> EXERCISE DETAILS: Retype the listing without any alteration.

+++

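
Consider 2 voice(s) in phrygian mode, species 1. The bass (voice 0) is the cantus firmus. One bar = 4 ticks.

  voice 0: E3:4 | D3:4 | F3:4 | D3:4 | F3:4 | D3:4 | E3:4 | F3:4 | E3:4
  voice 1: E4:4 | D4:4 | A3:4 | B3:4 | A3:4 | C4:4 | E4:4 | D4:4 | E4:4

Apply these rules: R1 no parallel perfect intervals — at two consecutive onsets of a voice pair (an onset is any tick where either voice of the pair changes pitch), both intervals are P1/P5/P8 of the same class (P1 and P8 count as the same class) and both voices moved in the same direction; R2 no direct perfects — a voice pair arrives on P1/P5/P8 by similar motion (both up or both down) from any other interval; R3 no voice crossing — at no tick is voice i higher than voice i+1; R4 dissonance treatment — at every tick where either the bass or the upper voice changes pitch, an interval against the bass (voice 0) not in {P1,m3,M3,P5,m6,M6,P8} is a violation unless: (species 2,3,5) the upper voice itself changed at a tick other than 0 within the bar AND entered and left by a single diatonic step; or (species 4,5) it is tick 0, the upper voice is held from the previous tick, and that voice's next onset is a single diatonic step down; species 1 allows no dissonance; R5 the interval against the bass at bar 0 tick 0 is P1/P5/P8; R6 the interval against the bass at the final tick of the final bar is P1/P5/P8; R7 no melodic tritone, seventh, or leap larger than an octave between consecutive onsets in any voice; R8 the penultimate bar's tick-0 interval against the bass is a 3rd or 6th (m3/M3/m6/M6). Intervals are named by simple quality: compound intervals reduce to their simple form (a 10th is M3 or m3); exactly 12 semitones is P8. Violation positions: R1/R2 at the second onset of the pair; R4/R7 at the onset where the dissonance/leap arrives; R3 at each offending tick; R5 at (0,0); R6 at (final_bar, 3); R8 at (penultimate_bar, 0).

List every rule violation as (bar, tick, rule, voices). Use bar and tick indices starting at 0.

bar 0: v0=E3 v1=E4 downbeat P8
bar 1: v0=D3 v1=D4 downbeat P8
bar 2: v0=F3 v1=A3 downbeat M3
bar 3: v0=D3 v1=B3 downbeat M6
bar 4: v0=F3 v1=A3 downbeat M3
bar 5: v0=D3 v1=C4 downbeat m7
bar 6: v0=E3 v1=E4 downbeat P8
bar 7: v0=F3 v1=D4 downbeat M6
bar 8: v0=E3 v1=E4 downbeat P8
  -> R1 @ bar 1 tick 0 v(0, 1): E3/E4 P8 -> D3/D4 P8 similar
  -> R4 @ bar 5 tick 0 v(0, 1): D3/C4 m7 untreated
  -> R2 @ bar 6 tick 0 v(0, 1): D3/C4 m7 -> E3/E4 P8 similar

(1, 0, R1, (0, 1))
(5, 0, R4, (0, 1))
(6, 0, R2, (0, 1))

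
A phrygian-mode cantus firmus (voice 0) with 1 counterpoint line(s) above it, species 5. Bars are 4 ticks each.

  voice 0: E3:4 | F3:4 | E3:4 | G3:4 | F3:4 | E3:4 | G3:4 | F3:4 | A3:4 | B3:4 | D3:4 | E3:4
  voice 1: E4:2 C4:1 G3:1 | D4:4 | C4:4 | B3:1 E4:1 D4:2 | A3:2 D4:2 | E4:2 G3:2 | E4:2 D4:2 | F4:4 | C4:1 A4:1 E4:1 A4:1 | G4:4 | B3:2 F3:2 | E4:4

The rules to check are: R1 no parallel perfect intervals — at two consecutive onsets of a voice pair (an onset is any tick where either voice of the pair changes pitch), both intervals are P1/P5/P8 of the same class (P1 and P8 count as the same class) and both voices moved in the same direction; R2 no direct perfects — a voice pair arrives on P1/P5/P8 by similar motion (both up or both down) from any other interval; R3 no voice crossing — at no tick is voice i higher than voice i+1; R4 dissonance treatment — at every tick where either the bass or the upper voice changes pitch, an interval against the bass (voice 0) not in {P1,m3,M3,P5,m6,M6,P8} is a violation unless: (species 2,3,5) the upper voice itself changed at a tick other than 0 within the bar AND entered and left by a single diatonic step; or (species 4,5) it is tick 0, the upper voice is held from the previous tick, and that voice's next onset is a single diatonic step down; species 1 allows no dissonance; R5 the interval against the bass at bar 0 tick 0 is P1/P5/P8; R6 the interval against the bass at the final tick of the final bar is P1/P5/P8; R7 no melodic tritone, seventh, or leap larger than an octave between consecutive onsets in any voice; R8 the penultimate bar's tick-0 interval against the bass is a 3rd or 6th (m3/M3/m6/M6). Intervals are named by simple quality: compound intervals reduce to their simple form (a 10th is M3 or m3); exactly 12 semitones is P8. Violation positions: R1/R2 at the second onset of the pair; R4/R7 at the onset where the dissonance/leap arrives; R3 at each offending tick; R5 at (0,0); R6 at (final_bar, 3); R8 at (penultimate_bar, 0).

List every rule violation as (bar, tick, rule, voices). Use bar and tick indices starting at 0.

bar 0: v0=E3 v1=E4 downbeat P8
bar 1: v0=F3 v1=D4 downbeat M6
bar 2: v0=E3 v1=C4 downbeat m6
bar 3: v0=G3 v1=B3 downbeat M3
bar 4: v0=F3 v1=A3 downbeat M3
bar 5: v0=E3 v1=E4 downbeat P8
bar 6: v0=G3 v1=E4 downbeat M6
bar 7: v0=F3 v1=F4 downbeat P8
bar 8: v0=A3 v1=C4 downbeat m3
bar 9: v0=B3 v1=G4 downbeat m6
bar 10: v0=D3 v1=B3 downbeat M6
bar 11: v0=E3 v1=E4 downbeat P8
  -> R7 @ bar 10 tick 2 v(1,): B3->F3 leap 6st
  -> R2 @ bar 11 tick 0 v(0, 1): D3/F3 m3 -> E3/E4 P8 similar
  -> R7 @ bar 11 tick 0 v(1,): F3->E4 leap 11st

(10, 2, R7, (1,))
(11, 0, R2, (0, 1))
(11, 0, R7, (1,))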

+++

> SOLUTION FOR THIS EXERCISE:
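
Consider 2 voice(s) in phrygian mode, species 1. The bass (voice 0) is the cantus firmus. One bar = 4 ticks.

  voice 0: E3:4 | D3:4 | F3:4 | D3:4 | F3:4 | D3:4 | E3:4 | F3:4 | E3:4
  voice 1: E4:4 | D4:4 | A3:4 | B3:4 | A3:4 | C4:4 | E4:4 | D4:4 | E4:4

Apply these rules: R1 no parallel perfect intervals — at two consecutive onsets of a voice pair (an onset is any tick where either voice of the pair changes pitch), both intervals are P1/P5/P8 of the same class (P1 and P8 count as the same class) and both voices moved in the same direction; R2 no direct perfects — a voice pair arrives on P1/P5/P8 by similar motion (both up or both down) from any other interval; R3 no voice crossing — at no tick is voice i higher than voice i+1; R4 dissonance treatment — at every tick where either the bass or the upper voice changes pitch, an interval against the bass (voice 0) not in {P1,m3,M3,P5,m6,M6,P8} is a violation unless: (species 2,3,5) the upper voice itself changed at a tick other than 0 within the bar AND entered and left by a single diatonic step; or (species 4,5) it is tick 0, the upper voice is held from the previous tick, and that voice's next onset is a single diatonic step down; species 1 allows no dissonance; R5 the interval against the bass at bar 0 tick 0 is P1/P5/P8; R6 the interval against the bass at the final tick of the final bar is P1/P5/P8; R7 no melodic tritone, seventh, or leap larger than an octave between consecutive onsets in any voice; R8 the penultimate bar's tick-0 interval against the bass is a 3rd or 6th (m3/M3/m6/M6). Intervals are named by simple quality: compound intervals reduce to their simple form (a 10th is M3 or m3); exactly 12 semitones is P8. Violation positions: R1/R2 at the second onset of the pair; R4/R7 at the onset where the dissonance/leap arrives; R3 at each offending tick; R5 at (0,0); R6 at (final_bar, 3); R8 at (penultimate_bar, 0).

List every rule violation as (bar, tick, rule, voices). Use bar and tick indices starting at 0.

bar 0: v0=E3 v1=E4 downbeat P8
bar 1: v0=D3 v1=D4 downbeat P8
bar 2: v0=F3 v1=A3 downbeat M3
bar 3: v0=D3 v1=B3 downbeat M6
bar 4: v0=F3 v1=A3 downbeat M3
bar 5: v0=D3 v1=C4 downbeat m7
bar 6: v0=E3 v1=E4 downbeat P8
bar 7: v0=F3 v1=D4 downbeat M6
bar 8: v0=E3 v1=E4 downbeat P8
  -> R1 @ bar 1 tick 0 v(0, 1): E3/E4 P8 -> D3/D4 P8 similar
  -> R4 @ bar 5 tick 0 v(0, 1): D3/C4 m7 untreated
  -> R2 @ bar 6 tick 0 v(0, 1): D3/C4 m7 -> E3/E4 P8 similar

(1, 0, R1, (0, 1))
(5, 0, R4, (0, 1))
(6, 0, R2, (0, 1))

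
A phrygian-mode cantus firmus (voice 0) with 1 counterpoint line(s) above it, species 5. Bars are 4 ticks each.

  voice 0: E3:4 | F3:4 | E3:4 | G3:4 | F3:4 | E3:4 | G3:4 | F3:4 | A3:4 | B3:4 | D3:4 | E3:4
  voice 1: E4:2 C4:1 G3:1 | D4:4 | C4:4 | B3:1 E4:1 D4:2 | A3:2 D4:2 | E4:2 G3:2 | E4:2 D4:2 | F4:4 | C4:1 A4:1 E4:1 A4:1 | G4:4 | B3:2 F3:2 | E4:4

The rules to check are: R1 no parallel perfect intervals — at two consecutive onsets of a voice pair (an onset is any tick where either voice of the pair changes pitch), both intervals are P1/P5/P8 of the same class (P1 and P8 count as the same class) and both voices moved in the same direction; R2 no direct perfects — a voice pair arrives on P1/P5/P8 by similar motion (both up or both down) from any other interval; R3 no voice crossing — at no tick is voice i higher than voice i+1; R4 dissonance treatment — at every tick where either the bass or the upper voice changes pitch, an interval against the bass (voice 0) not in {P1,m3,M3,P5,m6,M6,P8} is a violation unless: (species 2,3,5) the upper voice itself changed at a tick other than 0 within the bar AND entered and left by a single diatonic step; or (species 4,5) it is tick 0, the upper voice is held from the previous tick, and that voice's next onset is a single diatonic step down; species 1 allows no dissonance; R5 the interval against the bass at bar 0 tick 0 is P1/P5/P8; R6 the interval against the bass at the final tick of the final bar is P1/P5/P8; R7 no melodic tritone, seventh, or leap larger than an octave between consecutive onsets in any voice; R8 the penultimate bar's tick-0 interval against the bass is a 3rd or 6th (m3/M3/m6/M6). Intervals are named by simple quality: compound intervals reduce to their simple form (a 10th is M3 or m3); exactly 12 semitones is P8. Violation positions: R1/R2 at the second onset of the pair; R4/R7 at the onset where the dissonance/leap arrives; R3 at each offending tick; R5 at (0,0); R6 at (final_bar, 3); R8 at (penultimate_bar, 0).

List every rule violation as (bar, tick, rule, voices). Use bar and tick indices starting at 0.

bar 0: v0=E3 v1=E4 downbeat P8
bar 1: v0=F3 v1=D4 downbeat M6
bar 2: v0=E3 v1=C4 downbeat m6
bar 3: v0=G3 v1=B3 downbeat M3
bar 4: v0=F3 v1=A3 downbeat M3
bar 5: v0=E3 v1=E4 downbeat P8
bar 6: v0=G3 v1=E4 downbeat M6
bar 7: v0=F3 v1=F4 downbeat P8
bar 8: v0=A3 v1=C4 downbeat m3
bar 9: v0=B3 v1=G4 downbeat m6
bar 10: v0=D3 v1=B3 downbeat M6
bar 11: v0=E3 v1=E4 downbeat P8
  -> R7 @ bar 10 tick 2 v(1,): B3->F3 leap 6st
  -> R2 @ bar 11 tick 0 v(0, 1): D3/F3 m3 -> E3/E4 P8 similar
  -> R7 @ bar 11 tick 0 v(1,): F3->E4 leap 11st

(10, 2, R7, (1,))
(11, 0, R2, (0, 1))
(11, 0, R7, (1,))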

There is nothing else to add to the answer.